(Stored items)
========
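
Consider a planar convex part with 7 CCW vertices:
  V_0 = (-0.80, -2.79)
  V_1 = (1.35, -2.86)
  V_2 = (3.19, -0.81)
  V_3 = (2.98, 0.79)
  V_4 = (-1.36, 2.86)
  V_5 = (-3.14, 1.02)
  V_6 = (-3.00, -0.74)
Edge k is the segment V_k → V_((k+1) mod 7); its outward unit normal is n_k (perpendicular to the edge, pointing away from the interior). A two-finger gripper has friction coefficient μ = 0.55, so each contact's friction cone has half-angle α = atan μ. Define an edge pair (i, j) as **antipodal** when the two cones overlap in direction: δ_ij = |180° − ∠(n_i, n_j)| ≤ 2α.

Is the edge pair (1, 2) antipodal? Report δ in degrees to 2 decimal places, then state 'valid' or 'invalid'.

δ = 130.61°, invalid

α = atan 0.55 = 28.81°;  2α = 57.62°
edge 1: e_1 = (+1.84, +2.05);  n_1 = (+0.7442, -0.6680)
edge 2: e_2 = (-0.21, +1.60);  n_2 = (+0.9915, +0.1301)
∠(n_1, n_2) = 49.39°
δ = |180° − 49.39°| = 130.61°
130.61° > 2α = 57.62°  →  invalid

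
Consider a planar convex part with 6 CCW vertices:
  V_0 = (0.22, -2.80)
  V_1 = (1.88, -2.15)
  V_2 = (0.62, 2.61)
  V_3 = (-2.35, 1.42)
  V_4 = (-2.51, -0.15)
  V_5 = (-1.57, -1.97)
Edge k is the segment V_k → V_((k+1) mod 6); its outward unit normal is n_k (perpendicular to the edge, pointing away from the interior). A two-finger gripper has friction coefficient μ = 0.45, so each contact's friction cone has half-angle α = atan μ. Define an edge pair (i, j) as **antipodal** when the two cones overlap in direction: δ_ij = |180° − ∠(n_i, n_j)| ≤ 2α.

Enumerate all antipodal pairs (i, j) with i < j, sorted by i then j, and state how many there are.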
========
The task:
Output every entry exactly as it appears.

Solution to this task:
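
Consider a planar convex part with 7 CCW vertices:
  V_0 = (-0.80, -2.79)
  V_1 = (1.35, -2.86)
  V_2 = (3.19, -0.81)
  V_3 = (2.98, 0.79)
  V_4 = (-1.36, 2.86)
  V_5 = (-3.14, 1.02)
  V_6 = (-3.00, -0.74)
Edge k is the segment V_k → V_((k+1) mod 7); its outward unit normal is n_k (perpendicular to the edge, pointing away from the interior). A two-finger gripper has friction coefficient μ = 0.55, so each contact's friction cone has half-angle α = atan μ. Define an edge pair (i, j) as **antipodal** when the two cones overlap in direction: δ_ij = |180° − ∠(n_i, n_j)| ≤ 2α.

Is the edge pair (1, 2) antipodal? Report δ in degrees to 2 decimal places, then state 'valid' or 'invalid'.

δ = 130.61°, invalid

α = atan 0.55 = 28.81°;  2α = 57.62°
edge 1: e_1 = (+1.84, +2.05);  n_1 = (+0.7442, -0.6680)
edge 2: e_2 = (-0.21, +1.60);  n_2 = (+0.9915, +0.1301)
∠(n_1, n_2) = 49.39°
δ = |180° − 49.39°| = 130.61°
130.61° > 2α = 57.62°  →  invalid

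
Consider a planar convex part with 6 CCW vertices:
  V_0 = (0.22, -2.80)
  V_1 = (1.88, -2.15)
  V_2 = (0.62, 2.61)
  V_3 = (-2.35, 1.42)
  V_4 = (-2.51, -0.15)
  V_5 = (-1.57, -1.97)
Edge k is the segment V_k → V_((k+1) mod 6); its outward unit normal is n_k (perpendicular to the edge, pointing away from the interior). A two-finger gripper has friction coefficient μ = 0.45, so each contact's friction cone has half-angle α = atan μ. Define an edge pair (i, j) as **antipodal** when the two cones overlap in direction: δ_ij = |180° − ∠(n_i, n_j)| ≤ 2α.

Enumerate all antipodal pairs (i, j) with i < j, sorted by i then j, and state how many there are.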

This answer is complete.